**Exercise description:**
From start to end, print the entire listing below exactly.

**Supplied records:**
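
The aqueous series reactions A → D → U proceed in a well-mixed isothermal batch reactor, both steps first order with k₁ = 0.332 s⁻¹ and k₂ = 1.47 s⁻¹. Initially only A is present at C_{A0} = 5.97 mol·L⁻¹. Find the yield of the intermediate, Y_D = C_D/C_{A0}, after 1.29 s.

The intermediate concentration in a first-order A→B→C sequence is C_D = k₁C_{A0}(e^(−k₁t) − e^(−k₂t))/(k₂−k₁).
e^(−k₁t) = e^(−0.332×1.29) = e^(−0.4283) = 0.6516; e^(−k₂t) = e^(−1.896) = 0.1501.
C_D = 0.332×5.97/(1.47−0.332) × (0.6516−0.1501) = 1.742×0.5015 = 0.8735 mol·L⁻¹.
Y_D = C_D/C_{A0} = 0.8735/5.97 = 0.146.

0.146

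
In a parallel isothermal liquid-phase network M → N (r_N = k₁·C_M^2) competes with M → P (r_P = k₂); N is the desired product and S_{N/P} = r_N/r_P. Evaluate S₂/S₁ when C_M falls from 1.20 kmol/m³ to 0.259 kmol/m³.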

**Reply to the task:**
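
The aqueous series reactions A → D → U proceed in a well-mixed isothermal batch reactor, both steps first order with k₁ = 0.332 s⁻¹ and k₂ = 1.47 s⁻¹. Initially only A is present at C_{A0} = 5.97 mol·L⁻¹. Find the yield of the intermediate, Y_D = C_D/C_{A0}, after 1.29 s.

The intermediate concentration in a first-order A→B→C sequence is C_D = k₁C_{A0}(e^(−k₁t) − e^(−k₂t))/(k₂−k₁).
e^(−k₁t) = e^(−0.332×1.29) = e^(−0.4283) = 0.6516; e^(−k₂t) = e^(−1.896) = 0.1501.
C_D = 0.332×5.97/(1.47−0.332) × (0.6516−0.1501) = 1.742×0.5015 = 0.8735 mol·L⁻¹.
Y_D = C_D/C_{A0} = 0.8735/5.97 = 0.146.

0.146

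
In a parallel isothermal liquid-phase network M → N (r_N = k₁·C_M^2) competes with M → P (r_P = k₂); N is the desired product and S_{N/P} = r_N/r_P. Evaluate S₂/S₁ when C_M falls from 1.20 kmol/m³ to 0.259 kmol/m³.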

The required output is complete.